WHAT TO WORK ON: Of the records that follow, copy only the lines from the line containing "6 meetings (DesignReview, Kickoff, Roadmap, Planning, Hiring" to the line containing "- Roadmap has", both included, exactly as written.

INFORMATION SUPPLIED:
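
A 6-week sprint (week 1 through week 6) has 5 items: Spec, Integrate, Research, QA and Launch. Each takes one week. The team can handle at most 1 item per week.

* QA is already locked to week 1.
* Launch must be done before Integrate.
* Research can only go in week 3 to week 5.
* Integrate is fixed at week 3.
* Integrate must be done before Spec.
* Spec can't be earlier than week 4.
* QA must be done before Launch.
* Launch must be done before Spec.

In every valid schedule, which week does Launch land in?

week 2

QA is fixed at week 1 and must come before Launch, so Launch is at least week 2.
Integrate is fixed at week 3 and must come after Launch, so Launch is at most week 2.
So Launch must be week 2.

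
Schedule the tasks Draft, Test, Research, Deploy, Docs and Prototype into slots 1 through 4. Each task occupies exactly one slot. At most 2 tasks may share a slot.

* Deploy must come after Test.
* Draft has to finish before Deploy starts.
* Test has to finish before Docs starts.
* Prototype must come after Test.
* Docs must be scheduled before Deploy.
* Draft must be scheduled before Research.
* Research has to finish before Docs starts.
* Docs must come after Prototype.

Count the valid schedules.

Enumerating: Draft in 1; Test in 1; Prototype in 2; Research in 2; Docs in 3; Deploy in 4.

1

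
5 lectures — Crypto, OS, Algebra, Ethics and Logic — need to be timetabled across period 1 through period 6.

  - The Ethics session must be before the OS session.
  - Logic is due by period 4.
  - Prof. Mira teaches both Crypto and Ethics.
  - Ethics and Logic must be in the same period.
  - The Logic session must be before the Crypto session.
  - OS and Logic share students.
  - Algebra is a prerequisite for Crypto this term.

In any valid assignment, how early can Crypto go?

Precedence pushes Crypto to at least period 2.
Crypto at period 2 is achievable: Algebra -> period 1, OS -> period 2, Logic -> period 1, Ethics -> period 1, Crypto -> period 2.

period 2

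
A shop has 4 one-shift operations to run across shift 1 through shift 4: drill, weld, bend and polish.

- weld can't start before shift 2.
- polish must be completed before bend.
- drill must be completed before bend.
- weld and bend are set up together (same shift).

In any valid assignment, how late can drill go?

shift 3

Downstream work caps drill at shift 3.
drill at shift 3 is achievable: drill -> shift 3, bend -> shift 4, weld -> shift 4, polish -> shift 1.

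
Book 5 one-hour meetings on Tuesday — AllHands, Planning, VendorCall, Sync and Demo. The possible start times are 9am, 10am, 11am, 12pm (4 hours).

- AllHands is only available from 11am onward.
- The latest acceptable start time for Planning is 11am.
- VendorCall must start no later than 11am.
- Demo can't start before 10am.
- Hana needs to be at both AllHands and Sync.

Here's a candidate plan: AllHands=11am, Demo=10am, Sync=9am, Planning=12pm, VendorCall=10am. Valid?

Invalid. The latest acceptable start time for Planning is 11am.

The latest acceptable start time for Planning is 11am — violated.
Hana needs to be at both AllHands and Sync — holds.
VendorCall must start no later than 11am — holds.
AllHands is only available from 11am onward — holds.
Demo can't start before 10am — holds.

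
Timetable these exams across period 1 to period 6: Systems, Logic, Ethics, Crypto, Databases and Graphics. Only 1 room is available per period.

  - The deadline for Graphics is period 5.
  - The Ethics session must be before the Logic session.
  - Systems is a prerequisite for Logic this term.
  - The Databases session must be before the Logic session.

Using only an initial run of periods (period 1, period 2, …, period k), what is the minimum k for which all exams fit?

The precedence chain requires at least 2 distinct periods.
With at most 1 per period and 6 exams, at least 6 periods are needed.
6 works (last occupied period: period 6): for example Graphics in period 1, Ethics in period 3, Databases in period 4, Systems in period 2, Logic in period 5, Crypto in period 6.

6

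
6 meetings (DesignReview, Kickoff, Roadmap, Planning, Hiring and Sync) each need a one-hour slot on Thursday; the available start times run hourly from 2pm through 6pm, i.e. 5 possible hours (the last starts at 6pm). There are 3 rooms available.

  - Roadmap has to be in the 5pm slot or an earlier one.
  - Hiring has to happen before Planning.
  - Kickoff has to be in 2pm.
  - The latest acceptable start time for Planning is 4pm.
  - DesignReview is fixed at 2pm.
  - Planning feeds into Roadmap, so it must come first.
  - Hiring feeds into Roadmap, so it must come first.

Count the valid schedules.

Splitting on Roadmap: it can be 4pm (4), 5pm (13). Listing each branch's schedules as (DesignReview, Kickoff, Planning, Hiring, Sync):
Roadmap=4pm: (2pm,2pm,3pm,2pm,3pm) (2pm,2pm,3pm,2pm,4pm) (2pm,2pm,3pm,2pm,5pm) (2pm,2pm,3pm,2pm,6pm) — 4.
Roadmap=5pm: (2pm,2pm,3pm,2pm,3pm) (2pm,2pm,3pm,2pm,4pm) (2pm,2pm,3pm,2pm,5pm) (2pm,2pm,3pm,2pm,6pm) (2pm,2pm,4pm,2pm,3pm) (2pm,2pm,4pm,2pm,4pm) (2pm,2pm,4pm,2pm,5pm) (2pm,2pm,4pm,2pm,6pm) (2pm,2pm,4pm,3pm,2pm) (2pm,2pm,4pm,3pm,3pm) (2pm,2pm,4pm,3pm,4pm) (2pm,2pm,4pm,3pm,5pm) (2pm,2pm,4pm,3pm,6pm) — 13.
Summing: 4 + 13 = 17.

17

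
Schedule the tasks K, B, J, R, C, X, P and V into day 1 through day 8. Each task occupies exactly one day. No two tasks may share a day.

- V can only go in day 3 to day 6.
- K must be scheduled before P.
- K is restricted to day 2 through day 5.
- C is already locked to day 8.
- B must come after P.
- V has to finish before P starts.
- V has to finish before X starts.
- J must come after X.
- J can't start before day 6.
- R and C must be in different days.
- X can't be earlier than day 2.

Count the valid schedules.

5

Splitting on B: it can be day 5 (1), day 6 (2), day 7 (2). Listing each branch's schedules as (K, J, R, C, X, P, V) by day number:
B=day 5: (2,7,1,8,6,4,3) — 1.
B=day 6: (2,7,1,8,4,5,3) (2,7,1,8,5,4,3) — 2.
B=day 7: (2,6,1,8,4,5,3) (2,6,1,8,5,4,3) — 2.
Summing: 1 + 2 + 2 = 5.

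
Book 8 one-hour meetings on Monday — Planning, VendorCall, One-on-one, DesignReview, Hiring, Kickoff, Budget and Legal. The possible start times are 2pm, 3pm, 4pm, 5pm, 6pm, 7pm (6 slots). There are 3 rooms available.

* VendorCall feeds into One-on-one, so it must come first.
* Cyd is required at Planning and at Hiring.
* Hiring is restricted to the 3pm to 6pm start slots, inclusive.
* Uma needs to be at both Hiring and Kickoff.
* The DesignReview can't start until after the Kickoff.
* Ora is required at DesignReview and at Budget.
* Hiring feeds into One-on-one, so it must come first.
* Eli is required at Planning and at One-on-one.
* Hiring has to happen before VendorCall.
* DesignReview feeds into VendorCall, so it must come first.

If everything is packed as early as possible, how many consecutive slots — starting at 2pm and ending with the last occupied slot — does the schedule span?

The precedence chain requires at least 4 distinct slots.
With at most 3 per slot and 8 meetings, at least 3 slots are needed.
4 works (last occupied slot: 5pm): for example VendorCall in 4pm, Kickoff in 2pm, Legal in 3pm, DesignReview in 3pm, Budget in 2pm, Planning in 2pm, Hiring in 3pm, One-on-one in 5pm.

4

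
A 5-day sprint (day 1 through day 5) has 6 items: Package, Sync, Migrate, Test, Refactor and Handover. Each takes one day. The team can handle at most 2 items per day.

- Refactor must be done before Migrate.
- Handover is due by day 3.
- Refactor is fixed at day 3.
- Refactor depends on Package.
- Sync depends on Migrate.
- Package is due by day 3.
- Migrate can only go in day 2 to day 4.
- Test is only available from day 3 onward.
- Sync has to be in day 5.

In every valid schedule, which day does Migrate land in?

Refactor is fixed at day 3 and must come before Migrate, so Migrate is at least day 4.
Sync is fixed at day 5 and must come after Migrate, so Migrate is at most day 4.
So Migrate must be day 4.

day 4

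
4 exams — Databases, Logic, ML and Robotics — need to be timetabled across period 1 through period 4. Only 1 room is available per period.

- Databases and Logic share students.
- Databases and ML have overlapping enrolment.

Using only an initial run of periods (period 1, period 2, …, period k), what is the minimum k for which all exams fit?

4

With at most 1 per period and 4 exams, at least 4 periods are needed.
4 works (last occupied period: period 4): for example Logic -> period 2, ML -> period 3, Robotics -> period 4, Databases -> period 1.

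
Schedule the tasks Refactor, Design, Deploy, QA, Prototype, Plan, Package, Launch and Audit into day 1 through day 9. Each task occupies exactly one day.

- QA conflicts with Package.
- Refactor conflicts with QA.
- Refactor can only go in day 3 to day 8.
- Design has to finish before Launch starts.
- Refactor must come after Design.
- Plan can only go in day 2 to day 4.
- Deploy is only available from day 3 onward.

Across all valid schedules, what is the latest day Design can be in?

day 7

Downstream work caps Design at day 7.
Design at day 7 is achievable: QA in day 1, Plan in day 2, Audit in day 1, Design in day 7, Refactor in day 8, Deploy in day 3, Prototype in day 1, Package in day 2, Launch in day 8.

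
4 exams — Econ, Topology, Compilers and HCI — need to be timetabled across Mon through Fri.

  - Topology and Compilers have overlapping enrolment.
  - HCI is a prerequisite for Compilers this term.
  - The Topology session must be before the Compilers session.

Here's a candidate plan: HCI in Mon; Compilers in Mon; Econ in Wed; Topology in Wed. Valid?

Topology and Compilers have overlapping enrolment — holds.
HCI is a prerequisite for Compilers this term — violated.
The Topology session must be before the Compilers session — violated.

Invalid. The Topology session must be before the Compilers session.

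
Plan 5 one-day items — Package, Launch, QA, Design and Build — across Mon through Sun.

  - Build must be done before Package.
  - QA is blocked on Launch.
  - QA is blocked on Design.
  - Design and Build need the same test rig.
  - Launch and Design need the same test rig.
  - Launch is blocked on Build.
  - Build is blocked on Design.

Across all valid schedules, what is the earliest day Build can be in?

Precedence pushes Build to at least Tue; downstream work caps Build at Fri.
Build at Tue is achievable: Build -> Tue, Package -> Wed, Design -> Mon, Launch -> Wed, QA -> Thu.

Tue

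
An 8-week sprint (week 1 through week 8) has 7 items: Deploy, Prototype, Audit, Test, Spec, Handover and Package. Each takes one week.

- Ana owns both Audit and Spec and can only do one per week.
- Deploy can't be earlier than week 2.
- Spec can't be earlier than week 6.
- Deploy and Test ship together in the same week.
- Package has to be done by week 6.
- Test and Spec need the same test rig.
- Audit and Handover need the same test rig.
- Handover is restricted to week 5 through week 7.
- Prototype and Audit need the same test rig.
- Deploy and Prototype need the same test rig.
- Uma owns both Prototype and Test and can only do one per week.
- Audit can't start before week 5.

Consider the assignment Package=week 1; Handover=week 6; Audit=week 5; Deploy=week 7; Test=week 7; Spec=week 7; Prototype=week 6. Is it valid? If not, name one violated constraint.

Invalid. Test and Spec need the same test rig.

Test and Spec need the same test rig — violated.
Spec can't be earlier than week 6 — holds.
Deploy can't be earlier than week 2 — holds.
Ana owns both Audit and Spec and can only do one per week — holds.
Deploy and Test ship together in the same week — holds.
Package has to be done by week 6 — holds.
Deploy and Prototype need the same test rig — holds.
Handover is restricted to week 5 through week 7 — holds.
Audit and Handover need the same test rig — holds.
Audit can't start before week 5 — holds.
Prototype and Audit need the same test rig — holds.
Uma owns both Prototype and Test and can only do one per week — holds.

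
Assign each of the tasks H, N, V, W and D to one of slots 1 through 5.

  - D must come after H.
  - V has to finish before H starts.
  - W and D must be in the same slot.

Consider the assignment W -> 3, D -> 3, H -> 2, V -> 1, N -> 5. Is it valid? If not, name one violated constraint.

D must come after H — holds.
V has to finish before H starts — holds.
W and D must be in the same slot — holds.

Yes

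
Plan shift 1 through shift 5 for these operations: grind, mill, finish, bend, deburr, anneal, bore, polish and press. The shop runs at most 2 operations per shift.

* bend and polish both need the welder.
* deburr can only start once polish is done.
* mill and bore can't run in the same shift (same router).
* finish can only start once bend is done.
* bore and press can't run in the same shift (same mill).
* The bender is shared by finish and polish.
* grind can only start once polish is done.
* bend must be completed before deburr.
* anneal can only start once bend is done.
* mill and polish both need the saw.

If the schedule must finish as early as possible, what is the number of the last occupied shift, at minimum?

shift 5

The precedence chain requires at least 2 distinct shifts.
With at most 2 per shift and 9 operations, at least 5 shifts are needed.
5 works (last occupied shift: shift 5): for example anneal in shift 2; mill in shift 1; bore in shift 4; deburr in shift 3; press in shift 5; bend in shift 1; polish in shift 2; grind in shift 3; finish in shift 4.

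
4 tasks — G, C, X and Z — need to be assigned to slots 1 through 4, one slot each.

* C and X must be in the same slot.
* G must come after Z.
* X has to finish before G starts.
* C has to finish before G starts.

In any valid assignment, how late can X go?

3

Downstream work caps X at 3.
X at 3 is achievable: Z -> 1; G -> 4; C -> 3; X -> 3.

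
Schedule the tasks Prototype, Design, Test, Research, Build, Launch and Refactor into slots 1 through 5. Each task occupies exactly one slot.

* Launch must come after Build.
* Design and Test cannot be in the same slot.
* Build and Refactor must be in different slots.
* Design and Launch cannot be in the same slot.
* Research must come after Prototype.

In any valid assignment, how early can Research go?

2

Precedence pushes Research to at least 2.
Research at 2 is achievable: Research in 2; Prototype in 1; Launch in 2; Build in 1; Refactor in 2; Design in 1; Test in 2.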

REPLY:
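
6 meetings (DesignReview, Kickoff, Roadmap, Planning, Hiring and Sync) each need a one-hour slot on Thursday; the available start times run hourly from 2pm through 6pm, i.e. 5 possible hours (the last starts at 6pm). There are 3 rooms available.

  - Roadmap has to be in the 5pm slot or an earlier one.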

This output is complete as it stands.